* ASSIGNMENT:
This task requires every entry to be set down again exactly.

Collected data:
○ ○ ○
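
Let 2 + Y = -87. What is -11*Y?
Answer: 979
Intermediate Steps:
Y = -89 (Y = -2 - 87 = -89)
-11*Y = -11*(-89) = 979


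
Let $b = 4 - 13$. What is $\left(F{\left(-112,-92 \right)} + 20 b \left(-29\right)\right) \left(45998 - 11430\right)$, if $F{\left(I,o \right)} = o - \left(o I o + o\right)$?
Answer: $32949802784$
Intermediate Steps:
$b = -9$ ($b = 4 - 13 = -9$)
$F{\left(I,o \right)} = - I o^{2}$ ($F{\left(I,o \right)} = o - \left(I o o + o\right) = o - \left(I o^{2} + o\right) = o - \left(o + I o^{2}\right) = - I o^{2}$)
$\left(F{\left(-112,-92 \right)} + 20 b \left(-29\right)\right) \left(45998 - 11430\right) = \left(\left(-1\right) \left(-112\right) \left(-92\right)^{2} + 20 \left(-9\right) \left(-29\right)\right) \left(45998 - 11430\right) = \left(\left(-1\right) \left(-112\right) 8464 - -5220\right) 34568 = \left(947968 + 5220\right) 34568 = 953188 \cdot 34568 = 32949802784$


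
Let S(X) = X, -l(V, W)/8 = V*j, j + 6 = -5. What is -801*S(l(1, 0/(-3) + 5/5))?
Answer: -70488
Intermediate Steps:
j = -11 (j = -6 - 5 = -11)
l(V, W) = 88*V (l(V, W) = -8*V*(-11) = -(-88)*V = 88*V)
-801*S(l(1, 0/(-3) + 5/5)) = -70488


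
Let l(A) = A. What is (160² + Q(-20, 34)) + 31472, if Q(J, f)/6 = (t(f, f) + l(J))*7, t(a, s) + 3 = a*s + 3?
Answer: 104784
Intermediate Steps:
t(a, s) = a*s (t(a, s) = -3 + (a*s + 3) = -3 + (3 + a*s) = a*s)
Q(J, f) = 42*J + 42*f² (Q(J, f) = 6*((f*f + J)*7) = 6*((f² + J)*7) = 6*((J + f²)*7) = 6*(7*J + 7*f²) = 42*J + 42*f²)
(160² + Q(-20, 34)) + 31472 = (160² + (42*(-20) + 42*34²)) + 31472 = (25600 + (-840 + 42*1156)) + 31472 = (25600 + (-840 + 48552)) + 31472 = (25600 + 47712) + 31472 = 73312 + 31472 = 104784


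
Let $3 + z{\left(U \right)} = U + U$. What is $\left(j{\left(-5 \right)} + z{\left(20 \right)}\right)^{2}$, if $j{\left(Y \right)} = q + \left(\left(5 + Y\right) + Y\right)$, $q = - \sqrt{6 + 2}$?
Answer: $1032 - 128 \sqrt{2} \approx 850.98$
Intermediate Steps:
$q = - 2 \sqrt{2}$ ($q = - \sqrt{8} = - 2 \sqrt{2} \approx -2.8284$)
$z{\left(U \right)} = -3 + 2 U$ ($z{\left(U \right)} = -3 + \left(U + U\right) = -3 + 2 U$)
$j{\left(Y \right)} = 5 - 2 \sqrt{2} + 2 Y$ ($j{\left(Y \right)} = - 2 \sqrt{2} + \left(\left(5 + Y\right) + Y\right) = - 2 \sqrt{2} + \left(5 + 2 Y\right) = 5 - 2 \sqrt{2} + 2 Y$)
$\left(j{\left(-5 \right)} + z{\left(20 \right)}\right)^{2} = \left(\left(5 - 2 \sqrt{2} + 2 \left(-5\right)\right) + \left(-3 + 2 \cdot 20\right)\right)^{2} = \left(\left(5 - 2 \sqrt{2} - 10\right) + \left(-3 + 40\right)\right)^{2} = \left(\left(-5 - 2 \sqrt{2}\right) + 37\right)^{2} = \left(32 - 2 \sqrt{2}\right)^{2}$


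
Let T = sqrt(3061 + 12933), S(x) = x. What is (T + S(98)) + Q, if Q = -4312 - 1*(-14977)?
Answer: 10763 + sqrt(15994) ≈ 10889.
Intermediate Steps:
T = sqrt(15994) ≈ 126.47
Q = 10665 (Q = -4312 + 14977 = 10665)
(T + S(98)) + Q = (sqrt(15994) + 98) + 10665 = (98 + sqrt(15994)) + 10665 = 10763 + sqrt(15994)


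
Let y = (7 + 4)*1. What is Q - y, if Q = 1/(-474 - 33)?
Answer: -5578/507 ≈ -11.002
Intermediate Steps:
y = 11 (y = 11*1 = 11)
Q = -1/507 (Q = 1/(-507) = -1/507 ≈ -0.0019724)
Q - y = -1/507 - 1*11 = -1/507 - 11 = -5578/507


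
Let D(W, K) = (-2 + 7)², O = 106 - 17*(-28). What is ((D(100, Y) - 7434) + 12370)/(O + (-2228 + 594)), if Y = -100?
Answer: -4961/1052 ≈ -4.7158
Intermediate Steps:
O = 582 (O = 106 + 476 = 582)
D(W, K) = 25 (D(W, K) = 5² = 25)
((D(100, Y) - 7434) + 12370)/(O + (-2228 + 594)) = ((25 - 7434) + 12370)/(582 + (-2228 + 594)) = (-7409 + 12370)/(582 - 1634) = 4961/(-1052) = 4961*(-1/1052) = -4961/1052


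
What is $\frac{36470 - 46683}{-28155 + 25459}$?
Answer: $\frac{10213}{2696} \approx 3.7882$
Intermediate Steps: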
○ ○ ○
* EXERCISE RESULT:
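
Let 2 + Y = -87. What is -11*Y?
Answer: 979
Intermediate Steps:
Y = -89 (Y = -2 - 87 = -89)
-11*Y = -11*(-89) = 979


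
Let $b = 4 - 13$. What is $\left(F{\left(-112,-92 \right)} + 20 b \left(-29\right)\right) \left(45998 - 11430\right)$, if $F{\left(I,o \right)} = o - \left(o I o + o\right)$?
Answer: $32949802784$
Intermediate Steps:
$b = -9$ ($b = 4 - 13 = -9$)
$F{\left(I,o \right)} = - I o^{2}$ ($F{\left(I,o \right)} = o - \left(I o o + o\right) = o - \left(I o^{2} + o\right) = o - \left(o + I o^{2}\right) = - I o^{2}$)
$\left(F{\left(-112,-92 \right)} + 20 b \left(-29\right)\right) \left(45998 - 11430\right) = \left(\left(-1\right) \left(-112\right) \left(-92\right)^{2} + 20 \left(-9\right) \left(-29\right)\right) \left(45998 - 11430\right) = \left(\left(-1\right) \left(-112\right) 8464 - -5220\right) 34568 = \left(947968 + 5220\right) 34568 = 953188 \cdot 34568 = 32949802784$


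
Let S(X) = X, -l(V, W)/8 = V*j, j + 6 = -5. What is -801*S(l(1, 0/(-3) + 5/5))?
Answer: -70488
Intermediate Steps:
j = -11 (j = -6 - 5 = -11)
l(V, W) = 88*V (l(V, W) = -8*V*(-11) = -(-88)*V = 88*V)
-801*S(l(1, 0/(-3) + 5/5)) = -70488


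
Let l(A) = A. What is (160² + Q(-20, 34)) + 31472, if Q(J, f)/6 = (t(f, f) + l(J))*7, t(a, s) + 3 = a*s + 3?
Answer: 104784
Intermediate Steps:
t(a, s) = a*s (t(a, s) = -3 + (a*s + 3) = -3 + (3 + a*s) = a*s)
Q(J, f) = 42*J + 42*f² (Q(J, f) = 6*((f*f + J)*7) = 6*((f² + J)*7) = 6*((J + f²)*7) = 6*(7*J + 7*f²) = 42*J + 42*f²)
(160² + Q(-20, 34)) + 31472 = (160² + (42*(-20) + 42*34²)) + 31472 = (25600 + (-840 + 42*1156)) + 31472 = (25600 + (-840 + 48552)) + 31472 = (25600 + 47712) + 31472 = 73312 + 31472 = 104784


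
Let $3 + z{\left(U \right)} = U + U$. What is $\left(j{\left(-5 \right)} + z{\left(20 \right)}\right)^{2}$, if $j{\left(Y \right)} = q + \left(\left(5 + Y\right) + Y\right)$, $q = - \sqrt{6 + 2}$?
Answer: $1032 - 128 \sqrt{2} \approx 850.98$
Intermediate Steps:
$q = - 2 \sqrt{2}$ ($q = - \sqrt{8} = - 2 \sqrt{2} \approx -2.8284$)
$z{\left(U \right)} = -3 + 2 U$ ($z{\left(U \right)} = -3 + \left(U + U\right) = -3 + 2 U$)
$j{\left(Y \right)} = 5 - 2 \sqrt{2} + 2 Y$ ($j{\left(Y \right)} = - 2 \sqrt{2} + \left(\left(5 + Y\right) + Y\right) = - 2 \sqrt{2} + \left(5 + 2 Y\right) = 5 - 2 \sqrt{2} + 2 Y$)
$\left(j{\left(-5 \right)} + z{\left(20 \right)}\right)^{2} = \left(\left(5 - 2 \sqrt{2} + 2 \left(-5\right)\right) + \left(-3 + 2 \cdot 20\right)\right)^{2} = \left(\left(5 - 2 \sqrt{2} - 10\right) + \left(-3 + 40\right)\right)^{2} = \left(\left(-5 - 2 \sqrt{2}\right) + 37\right)^{2} = \left(32 - 2 \sqrt{2}\right)^{2}$


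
Let T = sqrt(3061 + 12933), S(x) = x. What is (T + S(98)) + Q, if Q = -4312 - 1*(-14977)?
Answer: 10763 + sqrt(15994) ≈ 10889.
Intermediate Steps:
T = sqrt(15994) ≈ 126.47
Q = 10665 (Q = -4312 + 14977 = 10665)
(T + S(98)) + Q = (sqrt(15994) + 98) + 10665 = (98 + sqrt(15994)) + 10665 = 10763 + sqrt(15994)


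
Let y = (7 + 4)*1. What is Q - y, if Q = 1/(-474 - 33)?
Answer: -5578/507 ≈ -11.002
Intermediate Steps:
y = 11 (y = 11*1 = 11)
Q = -1/507 (Q = 1/(-507) = -1/507 ≈ -0.0019724)
Q - y = -1/507 - 1*11 = -1/507 - 11 = -5578/507


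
Let D(W, K) = (-2 + 7)², O = 106 - 17*(-28). What is ((D(100, Y) - 7434) + 12370)/(O + (-2228 + 594)), if Y = -100?
Answer: -4961/1052 ≈ -4.7158
Intermediate Steps:
O = 582 (O = 106 + 476 = 582)
D(W, K) = 25 (D(W, K) = 5² = 25)
((D(100, Y) - 7434) + 12370)/(O + (-2228 + 594)) = ((25 - 7434) + 12370)/(582 + (-2228 + 594)) = (-7409 + 12370)/(582 - 1634) = 4961/(-1052) = 4961*(-1/1052) = -4961/1052


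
What is $\frac{36470 - 46683}{-28155 + 25459}$?
Answer: $\frac{10213}{2696} \approx 3.7882$
Intermediate Steps: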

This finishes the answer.